> **Task brief**
Give the data again in full, exactly as written below.

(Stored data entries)
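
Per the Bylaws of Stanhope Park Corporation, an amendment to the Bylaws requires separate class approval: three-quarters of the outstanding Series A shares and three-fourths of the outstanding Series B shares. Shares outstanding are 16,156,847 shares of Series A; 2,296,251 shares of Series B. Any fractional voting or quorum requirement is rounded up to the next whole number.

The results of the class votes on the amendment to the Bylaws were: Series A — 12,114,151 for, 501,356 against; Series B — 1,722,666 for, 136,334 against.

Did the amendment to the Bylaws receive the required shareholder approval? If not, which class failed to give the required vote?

Not approved — the Series A shares did not give the required vote.

Series A: 3/4 of 16156847 = 12117635.25, rounded up to 12117636; 12,117,636 required, 12,114,151 in favor — not approved.
Series B: 3/4 of 2296251 = 1722188.25, rounded up to 1722189; 1,722,189 required, 1,722,666 in favor — approved.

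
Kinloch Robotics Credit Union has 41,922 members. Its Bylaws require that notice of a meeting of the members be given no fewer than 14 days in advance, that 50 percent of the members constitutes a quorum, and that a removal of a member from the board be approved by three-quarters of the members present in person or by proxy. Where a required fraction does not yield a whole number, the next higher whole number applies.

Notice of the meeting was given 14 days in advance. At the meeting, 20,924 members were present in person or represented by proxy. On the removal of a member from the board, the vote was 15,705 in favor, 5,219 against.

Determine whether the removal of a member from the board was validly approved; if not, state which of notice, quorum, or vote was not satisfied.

Invalid — quorum requirement not satisfied.

Notice: 14 days given; 14 required. Satisfied.
Quorum: 50% of 41,922 = 20,961; 20,924 present. Not satisfied.
Vote: requires three-fourths of those present (20,924); 3/4 of 20924 = 15693, so 15,693 needed; 15,705 in favor. Satisfied.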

> **Expected output**
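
Per the Bylaws of Stanhope Park Corporation, an amendment to the Bylaws requires separate class approval: three-quarters of the outstanding Series A shares and three-fourths of the outstanding Series B shares. Shares outstanding are 16,156,847 shares of Series A; 2,296,251 shares of Series B. Any fractional voting or quorum requirement is rounded up to the next whole number.

The results of the class votes on the amendment to the Bylaws were: Series A — 12,114,151 for, 501,356 against; Series B — 1,722,666 for, 136,334 against.

Did the amendment to the Bylaws receive the required shareholder approval? If not, which class failed to give the required vote?

Not approved — the Series A shares did not give the required vote.

Series A: 3/4 of 16156847 = 12117635.25, rounded up to 12117636; 12,117,636 required, 12,114,151 in favor — not approved.
Series B: 3/4 of 2296251 = 1722188.25, rounded up to 1722189; 1,722,189 required, 1,722,666 in favor — approved.

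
Kinloch Robotics Credit Union has 41,922 members. Its Bylaws require that notice of a meeting of the members be given no fewer than 14 days in advance, that 50 percent of the members constitutes a quorum, and that a removal of a member from the board be approved by three-quarters of the members present in person or by proxy. Where a required fraction does not yield a whole number, the next higher whole number applies.

Notice of the meeting was given 14 days in advance. At the meeting, 20,924 members were present in person or represented by proxy. On the removal of a member from the board, the vote was 15,705 in favor, 5,219 against.

Determine whether the removal of a member from the board was validly approved; if not, state which of notice, quorum, or vote was not satisfied.

Invalid — quorum requirement not satisfied.

Notice: 14 days given; 14 required. Satisfied.
Quorum: 50% of 41,922 = 20,961; 20,924 present. Not satisfied.
Vote: requires three-fourths of those present (20,924); 3/4 of 20924 = 15693, so 15,693 needed; 15,705 in favor. Satisfied.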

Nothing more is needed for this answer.